**Exercise instructions:**
Across the entries below, the lines containing "Assume" should be counted and only their number returned.

**Provided entries:**

▼▼▼

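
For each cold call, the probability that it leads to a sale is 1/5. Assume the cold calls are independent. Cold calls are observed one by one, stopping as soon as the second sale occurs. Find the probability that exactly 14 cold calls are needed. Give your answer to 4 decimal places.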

▲▲▲
▼▼▼

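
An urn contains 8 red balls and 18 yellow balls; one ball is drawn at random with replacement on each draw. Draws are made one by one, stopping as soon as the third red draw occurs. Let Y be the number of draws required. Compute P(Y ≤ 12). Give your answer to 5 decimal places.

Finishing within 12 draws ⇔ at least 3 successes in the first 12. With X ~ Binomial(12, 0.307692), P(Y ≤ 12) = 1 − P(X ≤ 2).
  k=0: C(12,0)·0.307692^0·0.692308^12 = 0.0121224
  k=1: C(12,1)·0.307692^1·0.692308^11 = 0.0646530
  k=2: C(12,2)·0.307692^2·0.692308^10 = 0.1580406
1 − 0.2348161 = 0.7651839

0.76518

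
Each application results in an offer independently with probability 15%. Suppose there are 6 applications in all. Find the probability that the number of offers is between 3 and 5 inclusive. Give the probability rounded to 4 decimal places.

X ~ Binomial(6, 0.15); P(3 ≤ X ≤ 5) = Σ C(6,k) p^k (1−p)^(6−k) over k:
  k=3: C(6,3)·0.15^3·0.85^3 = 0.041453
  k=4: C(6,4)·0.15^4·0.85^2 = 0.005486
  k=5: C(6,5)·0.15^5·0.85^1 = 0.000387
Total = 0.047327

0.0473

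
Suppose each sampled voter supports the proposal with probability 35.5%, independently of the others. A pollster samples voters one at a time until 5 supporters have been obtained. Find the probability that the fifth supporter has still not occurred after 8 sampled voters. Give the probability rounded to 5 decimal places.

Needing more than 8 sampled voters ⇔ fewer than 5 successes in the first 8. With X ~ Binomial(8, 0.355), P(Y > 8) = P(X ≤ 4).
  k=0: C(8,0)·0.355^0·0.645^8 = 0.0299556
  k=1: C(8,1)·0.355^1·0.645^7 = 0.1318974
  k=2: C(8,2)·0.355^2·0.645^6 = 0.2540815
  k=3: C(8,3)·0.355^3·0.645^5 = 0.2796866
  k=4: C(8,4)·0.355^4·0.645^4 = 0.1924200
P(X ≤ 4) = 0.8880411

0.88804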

▲▲▲
▼▼▼

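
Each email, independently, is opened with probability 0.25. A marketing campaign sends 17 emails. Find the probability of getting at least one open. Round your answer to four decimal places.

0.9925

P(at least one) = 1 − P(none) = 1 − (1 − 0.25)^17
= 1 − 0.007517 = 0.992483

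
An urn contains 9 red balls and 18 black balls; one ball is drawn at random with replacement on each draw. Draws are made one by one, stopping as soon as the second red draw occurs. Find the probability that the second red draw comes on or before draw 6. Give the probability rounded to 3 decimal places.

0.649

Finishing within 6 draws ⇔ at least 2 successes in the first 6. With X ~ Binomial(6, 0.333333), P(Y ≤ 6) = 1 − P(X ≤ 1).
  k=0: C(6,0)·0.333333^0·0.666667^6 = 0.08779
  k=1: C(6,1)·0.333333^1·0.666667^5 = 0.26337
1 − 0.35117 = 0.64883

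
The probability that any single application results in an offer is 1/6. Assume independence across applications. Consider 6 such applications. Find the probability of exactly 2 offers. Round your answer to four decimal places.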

▲▲▲

**Solution to this exercise:**
2